Stored data
.....
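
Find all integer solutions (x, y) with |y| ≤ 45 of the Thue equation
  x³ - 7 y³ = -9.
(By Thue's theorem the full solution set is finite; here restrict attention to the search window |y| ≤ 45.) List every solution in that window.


The equation is x³ - 7y³ = -9. For fixed y, x³ = 7·y³ − 9, so a solution requires the RHS to be a perfect cube.
Strategy: iterate y from -45 to 45, compute RHS = 7·y³ − 9, and check whether it is a (positive or negative) perfect cube.
Check small values of y:
  y = 0: RHS = -9 is not a perfect cube.
  y = 1: RHS = -2 is not a perfect cube.
  y = -1: RHS = -16 is not a perfect cube.
  y = 2: RHS = 47 is not a perfect cube.
  y = -2: RHS = -65 is not a perfect cube.
  y = 3: RHS = 180 is not a perfect cube.
  y = -3: RHS = -198 is not a perfect cube.
Continuing the search up to |y| = 45 finds no solutions either.
No (x, y) in the scanned range satisfies the equation.

No integer solutions with |y| ≤ 45.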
.....
Write the records out precisely, omitting nothing.

Answer for the task
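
Find all integer solutions (x, y) with |y| ≤ 45 of the Thue equation
  x³ - 7 y³ = -9.
(By Thue's theorem the full solution set is finite; here restrict attention to the search window |y| ≤ 45.) List every solution in that window.


The equation is x³ - 7y³ = -9. For fixed y, x³ = 7·y³ − 9, so a solution requires the RHS to be a perfect cube.
Strategy: iterate y from -45 to 45, compute RHS = 7·y³ − 9, and check whether it is a (positive or negative) perfect cube.
Check small values of y:
  y = 0: RHS = -9 is not a perfect cube.
  y = 1: RHS = -2 is not a perfect cube.
  y = -1: RHS = -16 is not a perfect cube.
  y = 2: RHS = 47 is not a perfect cube.
  y = -2: RHS = -65 is not a perfect cube.
  y = 3: RHS = 180 is not a perfect cube.
  y = -3: RHS = -198 is not a perfect cube.
Continuing the search up to |y| = 45 finds no solutions either.
No (x, y) in the scanned range satisfies the equation.

No integer solutions with |y| ≤ 45.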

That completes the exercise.